§ Work instruction:
Each line of the material that mentions the word "alphabet" is to be copied.

§ Data to use:
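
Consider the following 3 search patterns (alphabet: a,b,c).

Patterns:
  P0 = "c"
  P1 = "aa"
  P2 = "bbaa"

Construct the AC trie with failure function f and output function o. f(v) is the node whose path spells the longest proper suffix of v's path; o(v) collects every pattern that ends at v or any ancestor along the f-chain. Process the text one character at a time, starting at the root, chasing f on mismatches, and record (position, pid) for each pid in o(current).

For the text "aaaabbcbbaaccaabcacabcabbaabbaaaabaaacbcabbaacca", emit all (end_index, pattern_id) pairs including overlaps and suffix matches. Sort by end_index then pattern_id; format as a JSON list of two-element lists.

Build automaton:
Trie (insert patterns):
  0='ε' goto a→2 b→4 c→1
  1='c' goto ·  ←P0
  2='a' goto a→3
  3='aa' goto ·  ←P1
  4='b' goto b→5
  5='bb' goto a→6
  6='bba' goto a→7
  7='bbaa' goto ·  ←P2

Failure links (BFS by depth):
  fail(1) 'c': from fail(0)=0 chase 'c': 0 ⇒ 0;  out={0}∪out(0)={0}
  fail(2) 'a': from fail(0)=0 chase 'a': 0 ⇒ 0;  out=∅∪out(0)=∅
  fail(4) 'b': from fail(0)=0 chase 'b': 0 ⇒ 0;  out=∅∪out(0)=∅
  fail(3) 'aa': from fail(2)=0 chase 'a': 0 ⇒ 2;  out={1}∪out(2)={1}
  fail(5) 'bb': from fail(4)=0 chase 'b': 0 ⇒ 4;  out=∅∪out(4)=∅
  fail(6) 'bba': from fail(5)=4 chase 'a': 4→0 ⇒ 2;  out=∅∪out(2)=∅
  fail(7) 'bbaa': from fail(6)=2 chase 'a': 2 ⇒ 3;  out={2}∪out(3)={1,2}

Text stream:
i=0 'a': node 0→2
i=1 'a': node 2→3  emit P1@[0:1]
i=2 'a': node 3→3 (fail-walked)  emit P1@[1:2]
i=3 'a': node 3→3 (fail-walked)  emit P1@[2:3]
i=4 'b': node 3→4 (fail-walked)
i=5 'b': node 4→5
i=6 'c': node 5→1 (fail-walked)  emit P0@[6:6]
i=7 'b': node 1→4 (fail-walked)
i=8 'b': node 4→5
i=9 'a': node 5→6
i=10 'a': node 6→7  emit P1@[9:10],P2@[7:10]
i=11 'c': node 7→1 (fail-walked)  emit P0@[11:11]
i=12 'c': node 1→1 (fail-walked)  emit P0@[12:12]
i=13 'a': node 1→2 (fail-walked)
i=14 'a': node 2→3  emit P1@[13:14]
i=15 'b': node 3→4 (fail-walked)
i=16 'c': node 4→1 (fail-walked)  emit P0@[16:16]
i=17 'a': node 1→2 (fail-walked)
i=18 'c': node 2→1 (fail-walked)  emit P0@[18:18]
i=19 'a': node 1→2 (fail-walked)
i=20 'b': node 2→4 (fail-walked)
i=21 'c': node 4→1 (fail-walked)  emit P0@[21:21]
i=22 'a': node 1→2 (fail-walked)
i=23 'b': node 2→4 (fail-walked)
i=24 'b': node 4→5
i=25 'a': node 5→6
i=26 'a': node 6→7  emit P1@[25:26],P2@[23:26]
i=27 'b': node 7→4 (fail-walked)
i=28 'b': node 4→5
i=29 'a': node 5→6
i=30 'a': node 6→7  emit P1@[29:30],P2@[27:30]
i=31 'a': node 7→3 (fail-walked)  emit P1@[30:31]
i=32 'a': node 3→3 (fail-walked)  emit P1@[31:32]
i=33 'b': node 3→4 (fail-walked)
i=34 'a': node 4→2 (fail-walked)
i=35 'a': node 2→3  emit P1@[34:35]
i=36 'a': node 3→3 (fail-walked)  emit P1@[35:36]
i=37 'c': node 3→1 (fail-walked)  emit P0@[37:37]
i=38 'b': node 1→4 (fail-walked)
i=39 'c': node 4→1 (fail-walked)  emit P0@[39:39]
i=40 'a': node 1→2 (fail-walked)
i=41 'b': node 2→4 (fail-walked)
i=42 'b': node 4→5
i=43 'a': node 5→6
i=44 'a': node 6→7  emit P1@[43:44],P2@[41:44]
i=45 'c': node 7→1 (fail-walked)  emit P0@[45:45]
i=46 'c': node 1→1 (fail-walked)  emit P0@[46:46]
i=47 'a': node 1→2 (fail-walked)

Matches: [[1,1],[2,1],[3,1],[6,0],[10,1],[10,2],[11,0],[12,0],[14,1],[16,0],[18,0],[21,0],[26,1],[26,2],[30,1],[30,2],[31,1],[32,1],[35,1],[36,1],[37,0],[39,0],[44,1],[44,2],[45,0],[46,0]]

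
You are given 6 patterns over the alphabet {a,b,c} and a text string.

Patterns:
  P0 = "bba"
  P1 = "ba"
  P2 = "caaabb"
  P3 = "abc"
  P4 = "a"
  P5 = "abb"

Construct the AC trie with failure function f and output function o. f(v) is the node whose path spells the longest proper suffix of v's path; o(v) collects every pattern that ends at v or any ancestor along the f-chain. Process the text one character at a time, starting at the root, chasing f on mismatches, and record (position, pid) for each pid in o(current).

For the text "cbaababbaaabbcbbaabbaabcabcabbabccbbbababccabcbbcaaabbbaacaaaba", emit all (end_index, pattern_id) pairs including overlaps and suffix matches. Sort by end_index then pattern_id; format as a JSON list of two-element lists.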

§ Result for this exercise:
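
Consider the following 3 search patterns (alphabet: a,b,c).
You are given 6 patterns over the alphabet {a,b,c} and a text string.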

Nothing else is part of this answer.